*Assignment:* Among the lines of the records below, count those with the word "Corp". Reply with that number alone.

--- Excerpted records ---

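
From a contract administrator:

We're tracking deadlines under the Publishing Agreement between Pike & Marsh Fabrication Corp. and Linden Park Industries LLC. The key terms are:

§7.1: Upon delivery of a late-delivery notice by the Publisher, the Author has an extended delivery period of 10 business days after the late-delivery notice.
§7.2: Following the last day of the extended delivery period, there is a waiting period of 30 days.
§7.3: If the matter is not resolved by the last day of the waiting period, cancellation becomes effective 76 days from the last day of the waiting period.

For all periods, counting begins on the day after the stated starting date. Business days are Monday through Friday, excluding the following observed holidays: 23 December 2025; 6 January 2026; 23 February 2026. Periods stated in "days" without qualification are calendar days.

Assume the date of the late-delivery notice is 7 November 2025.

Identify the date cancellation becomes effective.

The last day of the extended delivery period: 10 business days after Friday, 7 November 2025, skipping weekends — Nov 10, Nov 11, Nov 12, Nov 13, Nov 14, Nov 17, Nov 18, Nov 19, Nov 20, Nov 21 — lands on Friday, 21 November 2025.
The last day of the waiting period: 30 calendar days after 21 November 2025 is 21 December 2025.
The date cancellation becomes effective: 21 December 2025 + 76 days = 7 March 2026.

7 March 2026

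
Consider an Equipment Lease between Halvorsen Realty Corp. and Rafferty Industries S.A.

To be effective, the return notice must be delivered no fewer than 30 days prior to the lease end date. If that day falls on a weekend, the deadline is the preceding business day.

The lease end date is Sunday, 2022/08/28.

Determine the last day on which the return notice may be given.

Counting back 30 calendar days from 2022/08/28 gives 2022/07/29. That is a Friday, so no adjustment is needed.

2022/07/29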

---

*Solution to this exercise:* 2